___ Task material ___
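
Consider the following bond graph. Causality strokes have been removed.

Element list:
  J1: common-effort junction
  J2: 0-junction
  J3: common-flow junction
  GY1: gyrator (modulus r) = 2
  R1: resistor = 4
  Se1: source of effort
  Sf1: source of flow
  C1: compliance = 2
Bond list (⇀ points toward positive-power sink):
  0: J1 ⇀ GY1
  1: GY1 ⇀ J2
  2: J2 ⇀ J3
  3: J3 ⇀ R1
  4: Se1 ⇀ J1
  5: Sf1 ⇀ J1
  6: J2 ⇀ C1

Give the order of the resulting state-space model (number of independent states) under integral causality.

β4 stroke→J1  (source Se1 imposes e)
β5 stroke→Sf1  (Sf1 fixes flow; stroke at Sf1)
β0 stroke→GY1  (0-jn J1 has e-setter on 4)
β1 stroke→GY1  (GY1: gyrator matches bond 0)
β6 stroke→J2  (C1 integral (e out))
β2 stroke→J3  (J2 effort already set via bond 6)
β3 stroke→R1  (J3: last free bond brings flow in)

1  (C1 all integral)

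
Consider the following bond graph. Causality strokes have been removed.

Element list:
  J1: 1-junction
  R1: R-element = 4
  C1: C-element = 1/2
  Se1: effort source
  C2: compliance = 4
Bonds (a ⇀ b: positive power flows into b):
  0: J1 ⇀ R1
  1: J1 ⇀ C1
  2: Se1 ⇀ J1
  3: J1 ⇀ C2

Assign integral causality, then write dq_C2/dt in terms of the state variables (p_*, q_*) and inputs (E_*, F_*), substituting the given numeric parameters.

b2 stroke at J1  (Se1 (Se) sets effort on bond)
b1 stroke at J1  (C1 integral (e out))
b3 stroke at J1  (prefer integral on C2)
b0 stroke at R1  (J1: last free bond brings flow in)

dq_C2/dt = E_Se1/4 - q_C1/2 - q_C2/16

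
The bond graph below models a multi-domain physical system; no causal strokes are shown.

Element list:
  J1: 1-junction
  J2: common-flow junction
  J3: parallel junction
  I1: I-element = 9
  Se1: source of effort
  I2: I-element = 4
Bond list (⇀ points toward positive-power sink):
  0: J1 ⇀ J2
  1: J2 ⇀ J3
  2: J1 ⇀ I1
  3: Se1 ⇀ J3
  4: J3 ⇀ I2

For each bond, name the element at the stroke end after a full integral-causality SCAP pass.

b3 stroke→J3  (Se1: effort source, stroke at far end)
b1 stroke→J2  (common-e at J3 fixed by 3)
b4 stroke→I2  (J3: bond 3 brought effort, rest push out)
b0 stroke→J1  (J2 needs exactly one f-in)
b2 stroke→I1  (J1 needs exactly one f-in)

bond 0 stroke at J1
bond 1 stroke at J2
bond 2 stroke at I1
bond 3 stroke at J3
bond 4 stroke at I2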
___
> **Your objective**
Reproduce each entry above character for character.

> **Exercise answer**
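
Consider the following bond graph. Causality strokes have been removed.

Element list:
  J1: common-effort junction
  J2: 0-junction
  J3: common-flow junction
  GY1: gyrator (modulus r) = 2
  R1: resistor = 4
  Se1: source of effort
  Sf1: source of flow
  C1: compliance = 2
Bond list (⇀ points toward positive-power sink):
  0: J1 ⇀ GY1
  1: GY1 ⇀ J2
  2: J2 ⇀ J3
  3: J3 ⇀ R1
  4: Se1 ⇀ J1
  5: Sf1 ⇀ J1
  6: J2 ⇀ C1

Give the order of the resulting state-space model (number of independent states) under integral causality.

β4 stroke→J1  (source Se1 imposes e)
β5 stroke→Sf1  (Sf1 fixes flow; stroke at Sf1)
β0 stroke→GY1  (0-jn J1 has e-setter on 4)
β1 stroke→GY1  (GY1: gyrator matches bond 0)
β6 stroke→J2  (C1 integral (e out))
β2 stroke→J3  (J2 effort already set via bond 6)
β3 stroke→R1  (J3: last free bond brings flow in)

1  (C1 all integral)

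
Consider the following bond graph. Causality strokes have been removed.

Element list:
  J1: 1-junction
  R1: R-element = 4
  C1: C-element = 1/2
  Se1: effort source
  C2: compliance = 4
Bonds (a ⇀ b: positive power flows into b):
  0: J1 ⇀ R1
  1: J1 ⇀ C1
  2: Se1 ⇀ J1
  3: J1 ⇀ C2

Assign integral causality, then write dq_C2/dt in terms of the state variables (p_*, q_*) and inputs (E_*, F_*), substituting the given numeric parameters.

b2 stroke at J1  (Se1 (Se) sets effort on bond)
b1 stroke at J1  (C1 integral (e out))
b3 stroke at J1  (prefer integral on C2)
b0 stroke at R1  (J1: last free bond brings flow in)

dq_C2/dt = E_Se1/4 - q_C1/2 - q_C2/16

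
The bond graph below models a multi-domain physical system; no causal strokes are shown.

Element list:
  J1: 1-junction
  J2: common-flow junction
  J3: parallel junction
  I1: I-element = 9
  Se1: source of effort
  I2: I-element = 4
Bond list (⇀ points toward positive-power sink):
  0: J1 ⇀ J2
  1: J2 ⇀ J3
  2: J1 ⇀ I1
  3: Se1 ⇀ J3
  4: J3 ⇀ I2

For each bond, name the element at the stroke end after a full integral-causality SCAP pass.

b3 stroke→J3  (Se1: effort source, stroke at far end)
b1 stroke→J2  (common-e at J3 fixed by 3)
b4 stroke→I2  (J3: bond 3 brought effort, rest push out)
b0 stroke→J1  (J2 needs exactly one f-in)
b2 stroke→I1  (J1 needs exactly one f-in)

bond 0 stroke at J1
bond 1 stroke at J2
bond 2 stroke at I1
bond 3 stroke at J3
bond 4 stroke at I2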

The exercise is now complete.